### Assigned task
Please copy exactly the lines that begin with the one containing "Find the number" and end with the last line of the entries.

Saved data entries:
_ _ _ _ _ _ _
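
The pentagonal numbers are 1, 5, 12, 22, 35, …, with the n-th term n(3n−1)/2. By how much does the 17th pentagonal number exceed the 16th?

49

Consecutive pentagonal numbers differ by 3n − 2: here 3·17 − 2 = 49.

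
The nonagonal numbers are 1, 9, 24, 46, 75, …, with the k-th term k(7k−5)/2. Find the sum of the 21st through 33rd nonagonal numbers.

Σ i(7i−5)/2 = (7Σi² − 5Σi) / 2 over i = 21..33.
Σi = 561 − 210 = 351 and Σi² = 12529 − 2870 = 9659.
(7·9659 − 5·351) / 2 = 65858/2 = 32929.

32929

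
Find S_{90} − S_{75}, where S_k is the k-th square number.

2475

90² = 8100 and 75² = 5625.
Difference: 8100 − 5625 = 2475.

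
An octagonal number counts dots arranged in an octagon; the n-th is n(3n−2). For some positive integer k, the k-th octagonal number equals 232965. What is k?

Set n(3n−2) = 232965, giving 3n² − 2n − 232965 = 0.
The discriminant is 4 + 12·232965 = 2795584, and √2795584 = 1672.
So n = (2 + 1672) / 6 = 1674/6 = 279.
Check: 279·(3·279 − 2) = 232965. ✓

279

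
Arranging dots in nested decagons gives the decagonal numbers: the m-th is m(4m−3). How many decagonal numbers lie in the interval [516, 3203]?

17

The n-th decagonal number is n(4n−3).
Smallest index with value ≥ 516: n = 12 (giving 540).
Largest index with value ≤ 3203: n = 28 (giving 3052).
Indices 12 through 28: 17 terms.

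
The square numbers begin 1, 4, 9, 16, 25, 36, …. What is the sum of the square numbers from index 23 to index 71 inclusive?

118041

Σ_{i=23}^{71} i² = 121836 − 3795 = 118041.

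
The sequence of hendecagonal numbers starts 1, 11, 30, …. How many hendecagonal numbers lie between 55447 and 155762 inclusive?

The n-th hendecagonal number is n(9n−7)/2.
Smallest index with value ≥ 55447: n = 112 (giving 56056).
Largest index with value ≤ 155762: n = 186 (giving 155031).
Indices 112 through 186: 75 terms.

75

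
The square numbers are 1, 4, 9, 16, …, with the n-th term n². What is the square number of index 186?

34596

186² = 34596.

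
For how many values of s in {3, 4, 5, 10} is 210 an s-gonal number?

2

s = 3: P(3, 20) = 210. ✓
s = 4: P(4, 14) = 196 and P(4, 15) = 225; 210 is not s-gonal.
s = 5: P(5, 12) = 210. ✓
s = 10: P(10, 7) = 175 and P(10, 8) = 232; 210 is not s-gonal.
Hits: s ∈ {3, 5} → 2.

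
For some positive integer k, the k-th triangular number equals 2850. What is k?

75

Set n(n+1)/2 = 2850, giving n² + n − 5700 = 0.
So n = (-1 + 151) / 2 = 150/2 = 75.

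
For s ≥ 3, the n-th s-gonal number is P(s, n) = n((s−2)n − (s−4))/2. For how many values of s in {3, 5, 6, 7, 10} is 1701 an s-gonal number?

1

s = 3: P(3, 57) = 1653 and P(3, 58) = 1711; 1701 is not s-gonal.
s = 5: P(5, 33) = 1617 and P(5, 34) = 1717; 1701 is not s-gonal.
s = 6: P(6, 29) = 1653 and P(6, 30) = 1770; 1701 is not s-gonal.
s = 7: P(7, 26) = 1651 and P(7, 27) = 1782; 1701 is not s-gonal.
s = 10: P(10, 21) = 1701. ✓
Hits: s ∈ {10} → 1.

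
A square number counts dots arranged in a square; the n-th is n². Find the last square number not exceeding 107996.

Solve n² ≤ 107996 for integer n.
n = 328 gives 107584 ≤ 107996, while n = 329 gives 108241 > 107996; so the answer is 107584.

107584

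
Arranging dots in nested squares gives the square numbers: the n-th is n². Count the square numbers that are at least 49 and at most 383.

13

The n-th square number is n².
Smallest index with value ≥ 49: n = 7 (giving 49).
Largest index with value ≤ 383: n = 19 (giving 361).
Indices 7 through 19: 13 terms.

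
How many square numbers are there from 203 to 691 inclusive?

12

The n-th square number is n².
Smallest index with value ≥ 203: n = 15 (giving 225).
Largest index with value ≤ 691: n = 26 (giving 676).
Indices 15 through 26: 12 terms.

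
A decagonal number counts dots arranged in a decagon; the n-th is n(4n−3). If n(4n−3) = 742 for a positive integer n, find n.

14

Set n(4n−3) = 742, giving 4n² − 3n − 742 = 0.
The discriminant is 9 + 16·742 = 11881, and √11881 = 109.
So n = (3 + 109) / 8 = 112/8 = 14.
Check: 14·(4·14 − 3) = 742. ✓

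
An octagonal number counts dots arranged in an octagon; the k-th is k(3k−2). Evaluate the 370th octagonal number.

The 370th octagonal number is n(3n−2) with n = 370.
370·(3·370 − 2) = 370·1108 = 409960.

409960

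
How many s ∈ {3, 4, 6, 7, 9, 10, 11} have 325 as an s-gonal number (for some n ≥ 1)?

s = 3: P(3, 25) = 325. ✓
s = 4: P(4, 18) = 324 and P(4, 19) = 361; 325 is not s-gonal.
s = 6: P(6, 13) = 325. ✓
s = 7: P(7, 11) = 286 and P(7, 12) = 342; 325 is not s-gonal.
s = 9: P(9, 10) = 325. ✓
s = 10: P(10, 9) = 297 and P(10, 10) = 370; 325 is not s-gonal.
s = 11: P(11, 8) = 260 and P(11, 9) = 333; 325 is not s-gonal.
Hits: s ∈ {3, 6, 9} → 3.

3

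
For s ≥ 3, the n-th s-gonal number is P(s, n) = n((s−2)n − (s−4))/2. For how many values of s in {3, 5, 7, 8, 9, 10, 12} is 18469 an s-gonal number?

s = 3: P(3, 191) = 18336 and P(3, 192) = 18528; 18469 is not s-gonal.
s = 5: P(5, 111) = 18426 and P(5, 112) = 18760; 18469 is not s-gonal.
s = 7: P(7, 86) = 18361 and P(7, 87) = 18792; 18469 is not s-gonal.
s = 8: P(8, 78) = 18096 and P(8, 79) = 18565; 18469 is not s-gonal.
s = 9: P(9, 73) = 18469. ✓
s = 10: P(10, 68) = 18292 and P(10, 69) = 18837; 18469 is not s-gonal.
s = 12: P(12, 61) = 18361 and P(12, 62) = 18972; 18469 is not s-gonal.
Hits: s ∈ {9} → 1.

1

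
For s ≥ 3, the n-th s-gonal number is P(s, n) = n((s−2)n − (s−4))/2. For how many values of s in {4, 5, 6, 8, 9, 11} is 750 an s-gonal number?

s = 4: P(4, 27) = 729 and P(4, 28) = 784; 750 is not s-gonal.
s = 5: P(5, 22) = 715 and P(5, 23) = 782; 750 is not s-gonal.
s = 6: P(6, 19) = 703 and P(6, 20) = 780; 750 is not s-gonal.
s = 8: P(8, 16) = 736 and P(8, 17) = 833; 750 is not s-gonal.
s = 9: P(9, 15) = 750. ✓
s = 11: P(11, 13) = 715 and P(11, 14) = 833; 750 is not s-gonal.
Hits: s ∈ {9} → 1.

1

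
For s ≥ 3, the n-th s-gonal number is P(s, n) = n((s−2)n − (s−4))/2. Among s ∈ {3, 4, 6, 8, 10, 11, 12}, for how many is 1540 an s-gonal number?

s = 3: P(3, 55) = 1540. ✓
s = 4: P(4, 39) = 1521 and P(4, 40) = 1600; 1540 is not s-gonal.
s = 6: P(6, 28) = 1540. ✓
s = 8: P(8, 22) = 1408 and P(8, 23) = 1541; 1540 is not s-gonal.
s = 10: P(10, 20) = 1540. ✓
s = 11: P(11, 18) = 1395 and P(11, 19) = 1558; 1540 is not s-gonal.
s = 12: P(12, 17) = 1377 and P(12, 18) = 1548; 1540 is not s-gonal.
Hits: s ∈ {3, 6, 10} → 3.

3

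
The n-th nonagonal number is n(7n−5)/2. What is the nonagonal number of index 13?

The 13th nonagonal number is n(7n−5)/2 with n = 13.
13·(7·13 − 5)/2 = 13·86/2 = 13·43 = 559.

559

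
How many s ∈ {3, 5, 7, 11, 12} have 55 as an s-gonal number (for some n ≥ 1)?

s = 3: P(3, 10) = 55. ✓
s = 5: P(5, 6) = 51 and P(5, 7) = 70; 55 is not s-gonal.
s = 7: P(7, 5) = 55. ✓
s = 11: P(11, 3) = 30 and P(11, 4) = 58; 55 is not s-gonal.
s = 12: P(12, 3) = 33 and P(12, 4) = 64; 55 is not s-gonal.
Hits: s ∈ {3, 7} → 2.

2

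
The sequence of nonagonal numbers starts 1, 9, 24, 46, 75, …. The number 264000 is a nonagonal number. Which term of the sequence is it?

Set n(7n−5)/2 = 264000, giving 7n² − 5n − 528000 = 0.
The discriminant is 25 + 56·264000 = 14784025, and √14784025 = 3845.
So n = (5 + 3845) / 14 = 3850/14 = 275.
Check: 275·(7·275 − 5)/2 = 264000. ✓

275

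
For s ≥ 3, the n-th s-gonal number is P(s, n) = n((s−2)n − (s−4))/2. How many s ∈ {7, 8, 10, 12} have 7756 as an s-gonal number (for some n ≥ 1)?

s = 7: P(7, 56) = 7756. ✓
s = 8: P(8, 51) = 7701 and P(8, 52) = 8008; 7756 is not s-gonal.
s = 10: P(10, 44) = 7612 and P(10, 45) = 7965; 7756 is not s-gonal.
s = 12: P(12, 39) = 7449 and P(12, 40) = 7840; 7756 is not s-gonal.
Hits: s ∈ {7} → 1.

1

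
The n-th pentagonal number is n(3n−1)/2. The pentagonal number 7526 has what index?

71

Set n(3n−1)/2 = 7526, giving 3n² − n − 15052 = 0.
The discriminant is 1 + 24·7526 = 180625, and √180625 = 425.
So n = (1 + 425) / 6 = 426/6 = 71.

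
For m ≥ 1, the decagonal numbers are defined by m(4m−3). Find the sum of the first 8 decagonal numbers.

708

Σ i(4i−3) = 4Σi² − 3Σi over i = 1..8.
Σi = 36 and Σi² = 204.
4·204 − 3·36 = 708.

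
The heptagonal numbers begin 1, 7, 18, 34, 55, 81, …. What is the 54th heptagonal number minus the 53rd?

266

Consecutive heptagonal numbers differ by 5n − 4: here 5·54 − 4 = 266.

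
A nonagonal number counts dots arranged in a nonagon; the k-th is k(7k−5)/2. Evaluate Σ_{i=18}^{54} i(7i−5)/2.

179265

Σ i(7i−5)/2 = (7Σi² − 5Σi) / 2 over i = 18..54.
Σi = 1485 − 153 = 1332 and Σi² = 53955 − 1785 = 52170.
(7·52170 − 5·1332) / 2 = 358530/2 = 179265.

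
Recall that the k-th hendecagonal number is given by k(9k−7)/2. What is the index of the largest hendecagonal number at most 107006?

154

Solve n(9n−7)/2 ≤ 107006 for integer n.
n = 154 gives 106183 ≤ 107006, while n = 155 gives 107570 > 107006; so the answer is index 154.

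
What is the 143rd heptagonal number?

50908

The 143rd heptagonal number is n(5n−3)/2 with n = 143.
143·(5·143 − 3)/2 = 143·712/2 = 143·356 = 50908.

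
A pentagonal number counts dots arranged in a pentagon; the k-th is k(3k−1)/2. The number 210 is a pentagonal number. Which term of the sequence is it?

12

Set n(3n−1)/2 = 210, giving 3n² − n − 420 = 0.
So n = (1 + 71) / 6 = 72/6 = 12.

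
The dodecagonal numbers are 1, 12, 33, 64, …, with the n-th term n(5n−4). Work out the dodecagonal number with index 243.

The 243rd dodecagonal number is n(5n−4) with n = 243.
243·(5·243 − 4) = 243·1211 = 294273.

294273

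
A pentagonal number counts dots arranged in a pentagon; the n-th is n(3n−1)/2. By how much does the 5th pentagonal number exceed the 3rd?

5·(3·5 − 1)/2 = 35 and 3·(3·3 − 1)/2 = 12.
Difference: 35 − 12 = 23.

23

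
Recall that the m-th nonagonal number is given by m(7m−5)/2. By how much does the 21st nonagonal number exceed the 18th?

402

21·(7·21 − 5)/2 = 1491 and 18·(7·18 − 5)/2 = 1089.
Difference: 1491 − 1089 = 402.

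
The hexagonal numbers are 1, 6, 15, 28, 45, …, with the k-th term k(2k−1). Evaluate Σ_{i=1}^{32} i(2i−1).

Σ i(2i−1) = 2Σi² − Σi over i = 1..32.
Σi = 528 and Σi² = 11440.
2·11440 − 1·528 = 22352.

22352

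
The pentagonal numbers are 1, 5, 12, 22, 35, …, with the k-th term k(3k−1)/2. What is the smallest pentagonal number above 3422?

Solve n(3n−1)/2 > 3422 for integer n.
The largest n with value ≤ 3422 is 47 (since 3290 ≤ 3422 < 3432), so the first above is n = 48, value 3432.

3432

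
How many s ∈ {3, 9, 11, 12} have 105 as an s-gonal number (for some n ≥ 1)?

s = 3: P(3, 14) = 105. ✓
s = 9: P(9, 5) = 75 and P(9, 6) = 111; 105 is not s-gonal.
s = 11: P(11, 5) = 95 and P(11, 6) = 141; 105 is not s-gonal.
s = 12: P(12, 5) = 105. ✓
Hits: s ∈ {3, 12} → 2.

2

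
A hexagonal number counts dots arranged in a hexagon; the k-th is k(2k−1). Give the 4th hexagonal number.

28

The 4th hexagonal number is n(2n−1) with n = 4.
4·(2·4 − 1) = 4·7 = 28.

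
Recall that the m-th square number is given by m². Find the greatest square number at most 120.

Solve n² ≤ 120 for integer n.
n = 10 gives 100 ≤ 120, while n = 11 gives 121 > 120; so the answer is 100.

100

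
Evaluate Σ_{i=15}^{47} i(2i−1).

Σ i(2i−1) = 2Σi² − Σi over i = 15..47.
Σi = 1128 − 105 = 1023 and Σi² = 35720 − 1015 = 34705.
2·34705 − 1·1023 = 68387.

68387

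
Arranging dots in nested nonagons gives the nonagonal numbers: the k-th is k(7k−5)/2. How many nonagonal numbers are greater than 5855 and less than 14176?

The n-th nonagonal number is n(7n−5)/2.
Smallest index with value > 5855: n = 42 (giving 6069).
Largest index with value < 14176: n = 63 (giving 13734).
Indices 42 through 63: 22 terms.

22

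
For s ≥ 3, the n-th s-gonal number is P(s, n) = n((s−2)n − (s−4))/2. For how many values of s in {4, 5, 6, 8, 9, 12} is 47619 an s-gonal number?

s = 4: P(4, 218) = 47524 and P(4, 219) = 47961; 47619 is not s-gonal.
s = 5: P(5, 178) = 47437 and P(5, 179) = 47972; 47619 is not s-gonal.
s = 6: P(6, 154) = 47278 and P(6, 155) = 47895; 47619 is not s-gonal.
s = 8: P(8, 126) = 47376 and P(8, 127) = 48133; 47619 is not s-gonal.
s = 9: P(9, 117) = 47619. ✓
s = 12: P(12, 97) = 46657 and P(12, 98) = 47628; 47619 is not s-gonal.
Hits: s ∈ {9} → 1.

1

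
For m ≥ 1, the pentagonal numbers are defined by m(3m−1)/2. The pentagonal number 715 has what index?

22

Set n(3n−1)/2 = 715, giving 3n² − n − 1430 = 0.
The discriminant is 1 + 24·715 = 17161, and √17161 = 131.
So n = (1 + 131) / 6 = 132/6 = 22.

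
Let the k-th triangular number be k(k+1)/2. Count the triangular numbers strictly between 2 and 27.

The n-th triangular number is n(n+1)/2.
Smallest index with value > 2: n = 2 (giving 3).
Largest index with value < 27: n = 6 (giving 21).
Indices 2 through 6: 5 terms.

5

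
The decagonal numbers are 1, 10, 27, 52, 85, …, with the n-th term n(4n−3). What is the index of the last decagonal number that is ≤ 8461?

46

Solve n(4n−3) ≤ 8461 for integer n.
n = 46 gives 8326 ≤ 8461, while n = 47 gives 8695 > 8461; so the answer is index 46.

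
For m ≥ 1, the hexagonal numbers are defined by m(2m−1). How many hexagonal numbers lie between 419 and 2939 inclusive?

24

The n-th hexagonal number is n(2n−1).
Smallest index with value ≥ 419: n = 15 (giving 435).
Largest index with value ≤ 2939: n = 38 (giving 2850).
Indices 15 through 38: 24 terms.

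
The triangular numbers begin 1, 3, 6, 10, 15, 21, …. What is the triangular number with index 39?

780

The 39th triangular number is n(n+1)/2 with n = 39.
39·40/2 = 1560/2 = 780.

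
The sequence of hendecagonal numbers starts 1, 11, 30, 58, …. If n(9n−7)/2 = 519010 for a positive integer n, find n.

340

Set n(9n−7)/2 = 519010, giving 9n² − 7n − 1038020 = 0.
The discriminant is 49 + 72·519010 = 37368769, and √37368769 = 6113.
So n = (7 + 6113) / 18 = 6120/18 = 340.
Check: 340·(9·340 − 7)/2 = 519010. ✓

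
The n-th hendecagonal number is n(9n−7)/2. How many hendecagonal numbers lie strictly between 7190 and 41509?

The n-th hendecagonal number is n(9n−7)/2.
Smallest index with value > 7190: n = 41 (giving 7421).
Largest index with value < 41509: n = 96 (giving 41136).
Indices 41 through 96: 56 terms.

56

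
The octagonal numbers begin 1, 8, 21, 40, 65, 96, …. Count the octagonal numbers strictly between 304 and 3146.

The n-th octagonal number is n(3n−2).
Smallest index with value > 304: n = 11 (giving 341).
Largest index with value < 3146: n = 32 (giving 3008).
Indices 11 through 32: 22 terms.

22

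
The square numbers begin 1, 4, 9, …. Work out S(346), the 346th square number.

119716

The 346th square number is n² with n = 346.
346² = 119716.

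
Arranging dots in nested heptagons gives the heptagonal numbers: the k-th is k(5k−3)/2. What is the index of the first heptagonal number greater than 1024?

21

Solve n(5n−3)/2 > 1024 for integer n.
The largest n with value ≤ 1024 is 20 (since 970 ≤ 1024 < 1071), so the first above is n = 21, value 1071.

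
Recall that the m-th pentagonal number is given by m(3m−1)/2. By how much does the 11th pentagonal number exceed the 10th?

Consecutive pentagonal numbers differ by 3n − 2: here 3·11 − 2 = 31.

31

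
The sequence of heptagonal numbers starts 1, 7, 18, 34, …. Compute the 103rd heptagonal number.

26368

103·(5·103 − 3)/2 = 103·512/2 = 103·256 = 26368.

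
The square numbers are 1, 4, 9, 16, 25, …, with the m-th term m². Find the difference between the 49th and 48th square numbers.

n² − (n−1)² = 2n − 1, so 49² − 48² = 2·49 − 1 = 97.

97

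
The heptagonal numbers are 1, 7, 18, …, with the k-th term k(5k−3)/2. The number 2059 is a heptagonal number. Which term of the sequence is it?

Set n(5n−3)/2 = 2059, giving 5n² − 3n − 4118 = 0.
So n = (3 + 287) / 10 = 290/10 = 29.

29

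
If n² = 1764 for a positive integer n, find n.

We need n² = 1764, so n = √1764 = 42.
Check: 42² = 1764. ✓

42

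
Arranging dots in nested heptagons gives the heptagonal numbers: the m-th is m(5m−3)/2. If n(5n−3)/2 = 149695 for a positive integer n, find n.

Set n(5n−3)/2 = 149695, giving 5n² − 3n − 299390 = 0.
So n = (3 + 2447) / 10 = 2450/10 = 245.
Check: 245·(5·245 − 3)/2 = 149695. ✓

245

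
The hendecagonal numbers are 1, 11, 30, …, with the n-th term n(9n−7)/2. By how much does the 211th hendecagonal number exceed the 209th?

3773

211·(9·211 − 7)/2 = 199606 and 209·(9·209 − 7)/2 = 195833.
Difference: 199606 − 195833 = 3773.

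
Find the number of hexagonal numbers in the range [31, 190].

The n-th hexagonal number is n(2n−1).
Smallest index with value ≥ 31: n = 5 (giving 45).
Largest index with value ≤ 190: n = 10 (giving 190).
Indices 5 through 10: 6 terms.

6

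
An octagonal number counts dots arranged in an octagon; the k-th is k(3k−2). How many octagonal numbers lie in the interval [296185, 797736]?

The n-th octagonal number is n(3n−2).
Smallest index with value ≥ 296185: n = 315 (giving 297045).
Largest index with value ≤ 797736: n = 516 (giving 797736).
Indices 315 through 516: 202 terms.

202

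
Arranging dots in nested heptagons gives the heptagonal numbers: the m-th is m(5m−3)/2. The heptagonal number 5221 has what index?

46

Set n(5n−3)/2 = 5221, giving 5n² − 3n − 10442 = 0.
So n = (3 + 457) / 10 = 460/10 = 46.
Check: 46·(5·46 − 3)/2 = 5221. ✓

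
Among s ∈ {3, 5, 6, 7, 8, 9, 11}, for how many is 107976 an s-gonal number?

1

s = 3: P(3, 464) = 107880 and P(3, 465) = 108345; 107976 is not s-gonal.
s = 5: P(5, 268) = 107602 and P(5, 269) = 108407; 107976 is not s-gonal.
s = 6: P(6, 232) = 107416 and P(6, 233) = 108345; 107976 is not s-gonal.
s = 7: P(7, 208) = 107848 and P(7, 209) = 108889; 107976 is not s-gonal.
s = 8: P(8, 190) = 107920 and P(8, 191) = 109061; 107976 is not s-gonal.
s = 9: P(9, 176) = 107976. ✓
s = 11: P(11, 155) = 107570 and P(11, 156) = 108966; 107976 is not s-gonal.
Hits: s ∈ {9} → 1.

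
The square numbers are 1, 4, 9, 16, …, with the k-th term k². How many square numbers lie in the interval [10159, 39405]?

98

The n-th square number is n².
Smallest index with value ≥ 10159: n = 101 (giving 10201).
Largest index with value ≤ 39405: n = 198 (giving 39204).
Indices 101 through 198: 98 terms.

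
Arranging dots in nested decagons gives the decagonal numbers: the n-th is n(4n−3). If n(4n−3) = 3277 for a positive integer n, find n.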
_ _ _ _ _ _ _
### Your response
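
Find the number of hexagonal numbers in the range [31, 190].

The n-th hexagonal number is n(2n−1).
Smallest index with value ≥ 31: n = 5 (giving 45).
Largest index with value ≤ 190: n = 10 (giving 190).
Indices 5 through 10: 6 terms.

6

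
An octagonal number counts dots arranged in an octagon; the k-th is k(3k−2). How many octagonal numbers lie in the interval [296185, 797736]?

The n-th octagonal number is n(3n−2).
Smallest index with value ≥ 296185: n = 315 (giving 297045).
Largest index with value ≤ 797736: n = 516 (giving 797736).
Indices 315 through 516: 202 terms.

202

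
Arranging dots in nested heptagons gives the heptagonal numbers: the m-th is m(5m−3)/2. The heptagonal number 5221 has what index?

46

Set n(5n−3)/2 = 5221, giving 5n² − 3n − 10442 = 0.
So n = (3 + 457) / 10 = 460/10 = 46.
Check: 46·(5·46 − 3)/2 = 5221. ✓

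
Among s ∈ {3, 5, 6, 7, 8, 9, 11}, for how many is 107976 an s-gonal number?

1

s = 3: P(3, 464) = 107880 and P(3, 465) = 108345; 107976 is not s-gonal.
s = 5: P(5, 268) = 107602 and P(5, 269) = 108407; 107976 is not s-gonal.
s = 6: P(6, 232) = 107416 and P(6, 233) = 108345; 107976 is not s-gonal.
s = 7: P(7, 208) = 107848 and P(7, 209) = 108889; 107976 is not s-gonal.
s = 8: P(8, 190) = 107920 and P(8, 191) = 109061; 107976 is not s-gonal.
s = 9: P(9, 176) = 107976. ✓
s = 11: P(11, 155) = 107570 and P(11, 156) = 108966; 107976 is not s-gonal.
Hits: s ∈ {9} → 1.

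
The square numbers are 1, 4, 9, 16, …, with the k-th term k². How many square numbers lie in the interval [10159, 39405]?

98

The n-th square number is n².
Smallest index with value ≥ 10159: n = 101 (giving 10201).
Largest index with value ≤ 39405: n = 198 (giving 39204).
Indices 101 through 198: 98 terms.

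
Arranging dots in nested decagons gives the decagonal numbers: the n-th is n(4n−3). If n(4n−3) = 3277 for a positive integer n, find n.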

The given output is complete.